PROBLEM REQUIREMENTS —
Keeping every character in place, output all the data.
(MATERIAL PROVIDED Opens)
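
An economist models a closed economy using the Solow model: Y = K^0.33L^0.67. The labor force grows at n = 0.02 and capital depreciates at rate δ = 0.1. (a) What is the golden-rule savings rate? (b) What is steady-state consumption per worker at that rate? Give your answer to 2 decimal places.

Break-even investment rate: n + δ = 0.02 + 0.1 = 0.12.
For Cobb-Douglas, s_gold equals capital's share: s_gold = 0.33.
At the golden rule the marginal product of capital equals n+δ: 0.33·k^(0.33−1) = 0.12. Solving, k_gold = (0.33/0.12)^(1/0.67) ≈ 4.5261.
y_gold = 4.5261^0.33 ≈ 1.6458; c_gold = (1−0.33)·y_gold ≈ 1.1027.

(a) s_gold = 0.33; (b) c_gold ≈ 1.10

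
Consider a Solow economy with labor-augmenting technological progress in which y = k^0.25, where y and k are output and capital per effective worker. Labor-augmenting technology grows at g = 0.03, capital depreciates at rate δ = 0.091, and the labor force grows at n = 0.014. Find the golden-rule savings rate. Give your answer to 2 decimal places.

s_gold = 0.25

The effective depreciation rate is n + g + δ = 0.014 + 0.03 + 0.091 = 0.135.
At the golden rule MPK = n+g+δ, and in any Cobb-Douglas steady state s = (n+g+δ)·k/y = MPK·k/y = capital's share 0.25.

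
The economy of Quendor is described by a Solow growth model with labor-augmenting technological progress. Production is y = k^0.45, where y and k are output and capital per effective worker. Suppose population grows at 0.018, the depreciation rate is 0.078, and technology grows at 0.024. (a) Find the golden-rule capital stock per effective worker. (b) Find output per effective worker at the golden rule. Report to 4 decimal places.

Capital per effective worker breaks even when investment replaces (n + g + δ)·k; here n + g + δ = 0.12.
Setting f'(k) = n+g+δ gives 0.45·k^(0.45−1) = 0.12, hence k_gold = (0.45/0.12)^(1/0.55) ≈ 11.0584.
y_gold = 11.0584^0.45 ≈ 2.9489.

(a) k_gold ≈ 11.0584; (b) y_gold ≈ 2.9489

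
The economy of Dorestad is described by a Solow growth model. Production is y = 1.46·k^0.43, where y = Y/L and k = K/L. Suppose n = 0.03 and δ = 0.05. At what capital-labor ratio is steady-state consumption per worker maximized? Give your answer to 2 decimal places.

k_gold ≈ 37.13

Capital per worker breaks even when investment replaces (n + δ)·k; here n + δ = 0.08.
Golden rule sets MPK = n+δ: 0.43·1.46·k^(0.43−1) = 0.08, so k_gold = (0.43·1.46/0.08)^(1/0.57) ≈ 37.1282.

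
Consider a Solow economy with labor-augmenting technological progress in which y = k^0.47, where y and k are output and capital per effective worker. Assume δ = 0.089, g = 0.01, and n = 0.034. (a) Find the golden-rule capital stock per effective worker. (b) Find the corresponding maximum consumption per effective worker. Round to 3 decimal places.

Capital per effective worker breaks even when investment replaces (n + g + δ)·k; here n + g + δ = 0.133.
At the golden rule the marginal product of capital equals n+g+δ: 0.47·k^(0.47−1) = 0.133. Solving, k_gold = (0.47/0.133)^(1/0.53) ≈ 10.8250.
y_gold = 10.8250^0.47 ≈ 3.0632; c_gold = y_gold − 0.133·k_gold ≈ 1.6235.

(a) k_gold ≈ 10.825; (b) c_gold ≈ 1.624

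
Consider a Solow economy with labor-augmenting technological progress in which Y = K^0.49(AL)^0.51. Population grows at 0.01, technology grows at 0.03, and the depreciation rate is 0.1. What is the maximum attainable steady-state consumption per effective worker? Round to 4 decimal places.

Capital per effective worker breaks even when investment replaces (n + g + δ)·k; here n + g + δ = 0.14.
At the golden rule the marginal product of capital equals n+g+δ: 0.49·k^(0.49−1) = 0.14. Solving, k_gold = (0.49/0.14)^(1/0.51) ≈ 11.6627.
y_gold = 11.6627^0.49 ≈ 3.3322.
c_gold = y_gold − (n+g+δ)·k_gold = 3.3322 − 0.14·11.6627 ≈ 1.6994.

c_gold ≈ 1.6994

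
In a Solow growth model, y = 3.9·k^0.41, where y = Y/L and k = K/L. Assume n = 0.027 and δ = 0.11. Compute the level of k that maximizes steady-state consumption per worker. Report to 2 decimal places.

k_gold ≈ 64.37

n + δ = 0.027 + 0.11 = 0.137.
At the golden rule the marginal product of capital equals n+δ: 0.41·3.9·k^(0.41−1) = 0.137. Solving, k_gold = (0.41·3.9/0.137)^(1/0.59) ≈ 64.3712.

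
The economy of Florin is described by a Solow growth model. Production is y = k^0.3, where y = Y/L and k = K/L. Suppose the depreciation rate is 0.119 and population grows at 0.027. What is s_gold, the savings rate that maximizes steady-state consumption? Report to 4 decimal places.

s_gold = 0.3000

n + δ = 0.027 + 0.119 = 0.146.
At the golden rule MPK = n+δ, and in any Cobb-Douglas steady state s = (n+δ)·k/y = MPK·k/y = capital's share 0.3.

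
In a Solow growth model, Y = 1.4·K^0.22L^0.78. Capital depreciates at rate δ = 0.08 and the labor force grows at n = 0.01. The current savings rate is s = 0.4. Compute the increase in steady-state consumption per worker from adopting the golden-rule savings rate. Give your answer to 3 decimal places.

Δc ≈ 0.138

n + δ = 0.01 + 0.08 = 0.09.
Current steady state (s = 0.4): k* = (0.4·1.4/0.09)^(1/0.78) ≈ 10.4203, y* = 1.4·10.4203^0.22 ≈ 2.3446, c* = (1−0.4)·2.3446 ≈ 1.4067.
Golden rule sets MPK = n+δ: 0.22·1.4·k^(0.22−1) = 0.09, so k_gold = (0.22·1.4/0.09)^(1/0.78) ≈ 4.8418.
y_gold = 1.4·4.8418^0.22 ≈ 1.9808, c_gold = y_gold − 0.09·k_gold ≈ 1.5450.
Gain: Δc = 1.5450 − 1.4067 ≈ 0.1383.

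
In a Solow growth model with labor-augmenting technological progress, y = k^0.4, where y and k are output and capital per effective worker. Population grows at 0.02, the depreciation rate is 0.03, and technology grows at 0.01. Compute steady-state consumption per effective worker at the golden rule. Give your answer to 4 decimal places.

c_gold ≈ 2.1253

n + g + δ = 0.02 + 0.01 + 0.03 = 0.06.
Setting f'(k) = n+g+δ gives 0.4·k^(0.4−1) = 0.06, hence k_gold = (0.4/0.06)^(1/0.6) ≈ 23.6146.
y_gold = 23.6146^0.4 ≈ 3.5422.
c_gold = y_gold − (n+g+δ)·k_gold = 3.5422 − 0.06·23.6146 ≈ 2.1253.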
(MATERIAL PROVIDED Closes)
YOUR SOLUTION —
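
An economist models a closed economy using the Solow model: Y = K^0.33L^0.67. The labor force grows at n = 0.02 and capital depreciates at rate δ = 0.1. (a) What is the golden-rule savings rate? (b) What is steady-state consumption per worker at that rate? Give your answer to 2 decimal places.

Break-even investment rate: n + δ = 0.02 + 0.1 = 0.12.
For Cobb-Douglas, s_gold equals capital's share: s_gold = 0.33.
At the golden rule the marginal product of capital equals n+δ: 0.33·k^(0.33−1) = 0.12. Solving, k_gold = (0.33/0.12)^(1/0.67) ≈ 4.5261.
y_gold = 4.5261^0.33 ≈ 1.6458; c_gold = (1−0.33)·y_gold ≈ 1.1027.

(a) s_gold = 0.33; (b) c_gold ≈ 1.10

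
Consider a Solow economy with labor-augmenting technological progress in which y = k^0.25, where y and k are output and capital per effective worker. Labor-augmenting technology grows at g = 0.03, capital depreciates at rate δ = 0.091, and the labor force grows at n = 0.014. Find the golden-rule savings rate. Give your answer to 2 decimal places.

s_gold = 0.25

The effective depreciation rate is n + g + δ = 0.014 + 0.03 + 0.091 = 0.135.
At the golden rule MPK = n+g+δ, and in any Cobb-Douglas steady state s = (n+g+δ)·k/y = MPK·k/y = capital's share 0.25.

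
The economy of Quendor is described by a Solow growth model with labor-augmenting technological progress. Production is y = k^0.45, where y and k are output and capital per effective worker. Suppose population grows at 0.018, the depreciation rate is 0.078, and technology grows at 0.024. (a) Find the golden-rule capital stock per effective worker. (b) Find output per effective worker at the golden rule. Report to 4 decimal places.

Capital per effective worker breaks even when investment replaces (n + g + δ)·k; here n + g + δ = 0.12.
Setting f'(k) = n+g+δ gives 0.45·k^(0.45−1) = 0.12, hence k_gold = (0.45/0.12)^(1/0.55) ≈ 11.0584.
y_gold = 11.0584^0.45 ≈ 2.9489.

(a) k_gold ≈ 11.0584; (b) y_gold ≈ 2.9489

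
The economy of Dorestad is described by a Solow growth model. Production is y = 1.46·k^0.43, where y = Y/L and k = K/L. Suppose n = 0.03 and δ = 0.05. At what capital-labor ratio is steady-state consumption per worker maximized? Give your answer to 2 decimal places.

k_gold ≈ 37.13

Capital per worker breaks even when investment replaces (n + δ)·k; here n + δ = 0.08.
Golden rule sets MPK = n+δ: 0.43·1.46·k^(0.43−1) = 0.08, so k_gold = (0.43·1.46/0.08)^(1/0.57) ≈ 37.1282.

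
Consider a Solow economy with labor-augmenting technological progress in which y = k^0.47, where y and k are output and capital per effective worker. Assume δ = 0.089, g = 0.01, and n = 0.034. (a) Find the golden-rule capital stock per effective worker. (b) Find the corresponding maximum consumption per effective worker. Round to 3 decimal places.

Capital per effective worker breaks even when investment replaces (n + g + δ)·k; here n + g + δ = 0.133.
At the golden rule the marginal product of capital equals n+g+δ: 0.47·k^(0.47−1) = 0.133. Solving, k_gold = (0.47/0.133)^(1/0.53) ≈ 10.8250.
y_gold = 10.8250^0.47 ≈ 3.0632; c_gold = y_gold − 0.133·k_gold ≈ 1.6235.

(a) k_gold ≈ 10.825; (b) c_gold ≈ 1.624

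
Consider a Solow economy with labor-augmenting technological progress in which Y = K^0.49(AL)^0.51. Population grows at 0.01, technology grows at 0.03, and the depreciation rate is 0.1. What is the maximum attainable steady-state consumption per effective worker? Round to 4 decimal places.

Capital per effective worker breaks even when investment replaces (n + g + δ)·k; here n + g + δ = 0.14.
At the golden rule the marginal product of capital equals n+g+δ: 0.49·k^(0.49−1) = 0.14. Solving, k_gold = (0.49/0.14)^(1/0.51) ≈ 11.6627.
y_gold = 11.6627^0.49 ≈ 3.3322.
c_gold = y_gold − (n+g+δ)·k_gold = 3.3322 − 0.14·11.6627 ≈ 1.6994.

c_gold ≈ 1.6994

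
In a Solow growth model, y = 3.9·k^0.41, where y = Y/L and k = K/L. Assume n = 0.027 and δ = 0.11. Compute the level of k that maximizes steady-state consumption per worker. Report to 2 decimal places.

k_gold ≈ 64.37

n + δ = 0.027 + 0.11 = 0.137.
At the golden rule the marginal product of capital equals n+δ: 0.41·3.9·k^(0.41−1) = 0.137. Solving, k_gold = (0.41·3.9/0.137)^(1/0.59) ≈ 64.3712.

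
The economy of Florin is described by a Solow growth model. Production is y = k^0.3, where y = Y/L and k = K/L. Suppose the depreciation rate is 0.119 and population grows at 0.027. What is s_gold, the savings rate that maximizes steady-state consumption? Report to 4 decimal places.

s_gold = 0.3000

n + δ = 0.027 + 0.119 = 0.146.
At the golden rule MPK = n+δ, and in any Cobb-Douglas steady state s = (n+δ)·k/y = MPK·k/y = capital's share 0.3.

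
In a Solow growth model, Y = 1.4·K^0.22L^0.78. Capital depreciates at rate δ = 0.08 and the labor force grows at n = 0.01. The current savings rate is s = 0.4. Compute the increase in steady-state consumption per worker from adopting the golden-rule savings rate. Give your answer to 3 decimal places.

Δc ≈ 0.138

n + δ = 0.01 + 0.08 = 0.09.
Current steady state (s = 0.4): k* = (0.4·1.4/0.09)^(1/0.78) ≈ 10.4203, y* = 1.4·10.4203^0.22 ≈ 2.3446, c* = (1−0.4)·2.3446 ≈ 1.4067.
Golden rule sets MPK = n+δ: 0.22·1.4·k^(0.22−1) = 0.09, so k_gold = (0.22·1.4/0.09)^(1/0.78) ≈ 4.8418.
y_gold = 1.4·4.8418^0.22 ≈ 1.9808, c_gold = y_gold − 0.09·k_gold ≈ 1.5450.
Gain: Δc = 1.5450 − 1.4067 ≈ 0.1383.

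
In a Solow growth model with labor-augmenting technological progress, y = k^0.4, where y and k are output and capital per effective worker. Population grows at 0.02, the depreciation rate is 0.03, and technology grows at 0.01. Compute steady-state consumption per effective worker at the golden rule. Give your answer to 4 decimal places.

c_gold ≈ 2.1253

n + g + δ = 0.02 + 0.01 + 0.03 = 0.06.
Setting f'(k) = n+g+δ gives 0.4·k^(0.4−1) = 0.06, hence k_gold = (0.4/0.06)^(1/0.6) ≈ 23.6146.
y_gold = 23.6146^0.4 ≈ 3.5422.
c_gold = y_gold − (n+g+δ)·k_gold = 3.5422 − 0.06·23.6146 ≈ 2.1253.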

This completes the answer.